HOW TO COMPLETE THIS TASK: Please read the records below and return each line holding the string "blank".

[Collected data]
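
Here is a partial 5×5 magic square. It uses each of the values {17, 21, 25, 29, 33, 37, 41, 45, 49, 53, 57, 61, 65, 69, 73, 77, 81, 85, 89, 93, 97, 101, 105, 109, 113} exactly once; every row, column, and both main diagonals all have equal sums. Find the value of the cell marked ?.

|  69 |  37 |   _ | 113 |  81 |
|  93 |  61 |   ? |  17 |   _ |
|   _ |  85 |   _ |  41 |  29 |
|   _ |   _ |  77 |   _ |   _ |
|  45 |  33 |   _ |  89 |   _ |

The 25 entries sum to 1625, so each line sums to 1625/5 = 325.
Row 1 needs 325; the known cells sum to 300, so (1,3) = 25.
Column 2 needs 325; the known cells sum to 216, so (4,2) = 109.
From column 4, 325 − (113 + 17 + 41 + 89) gives (4,4) = 65.
Anti-diagonal needs 325; the known cells sum to 252, so (3,3) = 73.
Row 3 needs 325; the known cells sum to 228, so (3,1) = 97.
Column 1: 69 + 93 + 97 + 45 + ? = 325, so (4,1) = 21.
Main diagonal: 69 + 61 + 73 + 65 + ? = 325, so (5,5) = 57.
The remaining cell in row 4 is (4,5) = 325 − 272 = 53.
Row 5 must total 325; the given cells sum to 224, so (5,3) = 101.
Column 3 needs 325; the known cells sum to 276, so (2,3) = 49.

49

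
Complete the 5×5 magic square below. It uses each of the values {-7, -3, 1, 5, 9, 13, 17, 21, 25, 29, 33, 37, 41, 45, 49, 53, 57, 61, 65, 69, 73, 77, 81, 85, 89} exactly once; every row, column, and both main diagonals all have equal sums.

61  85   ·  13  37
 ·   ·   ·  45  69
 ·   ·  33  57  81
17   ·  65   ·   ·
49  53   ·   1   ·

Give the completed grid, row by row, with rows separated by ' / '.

61 85 9 13 37 / 73 -3 21 45 69 / 5 29 33 57 81 / 17 41 65 89 -7 / 49 53 77 1 25

The 25 entries sum to 1025, so each line sums to 1025/5 = 205.
Using row 1: 61 + 85 + 13 + 37 + ? → (1,3) = 205 − 196 = 9.
Column 4 needs 205; the known cells sum to 116, so (4,4) = 89.
The remaining cell in anti-diagonal is (4,2) = 205 − 164 = 41.
Using row 4: 17 + 41 + 65 + 89 + ? → (4,5) = 205 − 212 = -7.
Column 5 needs 205; the known cells sum to 180, so (5,5) = 25.
From main diagonal, 205 − (61 + 33 + 89 + 25) gives (2,2) = -3.
Row 5 must total 205; the given cells sum to 128, so (5,3) = 77.
The remaining cell in column 2 is (3,2) = 205 − 176 = 29.
Column 3 needs 205; the known cells sum to 184, so (2,3) = 21.
Row 2 needs 205; the known cells sum to 132, so (2,1) = 73.
Row 3 must total 205; the given cells sum to 200, so (3,1) = 5.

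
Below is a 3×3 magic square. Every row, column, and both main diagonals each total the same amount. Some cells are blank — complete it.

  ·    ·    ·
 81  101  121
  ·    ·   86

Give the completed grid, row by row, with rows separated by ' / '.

116 91 96 / 81 101 121 / 106 111 86

Row 2 is already complete: 81 + 101 + 121 = 303, so that is the magic constant.
Column 3 must total 303; the given cells sum to 207, so (1,3) = 96.
From main diagonal, 303 − (101 + 86) gives (1,1) = 116.
Anti-diagonal must total 303; the given cells sum to 197, so (3,1) = 106.
Row 1 needs 303; the known cells sum to 212, so (1,2) = 91.
From row 3, 303 − (106 + 86) gives (3,2) = 111.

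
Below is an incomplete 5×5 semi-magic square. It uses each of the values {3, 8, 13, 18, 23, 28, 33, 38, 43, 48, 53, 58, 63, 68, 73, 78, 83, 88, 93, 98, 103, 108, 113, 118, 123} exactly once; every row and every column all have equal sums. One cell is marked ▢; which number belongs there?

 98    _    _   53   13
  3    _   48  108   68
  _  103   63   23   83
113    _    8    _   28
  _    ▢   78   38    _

The 25 entries sum to 1575, so each line sums to 1575/5 = 315.
The remaining cell in row 2 is (2,2) = 315 − 227 = 88.
Row 3 needs 315; the known cells sum to 272, so (3,1) = 43.
Column 1 needs 315; the known cells sum to 257, so (5,1) = 58.
The remaining cell in column 3 is (1,3) = 315 − 197 = 118.
Using column 4: 53 + 108 + 23 + 38 + ? → (4,4) = 315 − 222 = 93.
Column 5: 13 + 68 + 83 + 28 + ? = 315, so (5,5) = 123.
Row 1 must total 315; the given cells sum to 282, so (1,2) = 33.
Row 4: 113 + 8 + 93 + 28 + ? = 315, so (4,2) = 73.
The remaining cell in row 5 is (5,2) = 315 − 297 = 18.

18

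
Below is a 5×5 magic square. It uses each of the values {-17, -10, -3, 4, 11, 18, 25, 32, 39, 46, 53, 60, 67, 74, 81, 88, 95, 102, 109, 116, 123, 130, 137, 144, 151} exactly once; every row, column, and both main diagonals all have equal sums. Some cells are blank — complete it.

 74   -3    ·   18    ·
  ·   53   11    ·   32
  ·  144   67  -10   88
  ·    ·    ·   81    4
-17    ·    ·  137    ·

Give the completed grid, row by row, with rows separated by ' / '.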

ANSWER:
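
Below is a 3×3 magic square. Every row, column, and both main diagonals each total the same amount. Some cells are blank — complete it.
Below is a 5×5 magic square. It uses each of the values {-17, -10, -3, 4, 11, 18, 25, 32, 39, 46, 53, 60, 67, 74, 81, 88, 95, 102, 109, 116, 123, 130, 137, 144, 151} exactly once; every row, column, and both main diagonals all have equal sums. Some cells are blank — complete it.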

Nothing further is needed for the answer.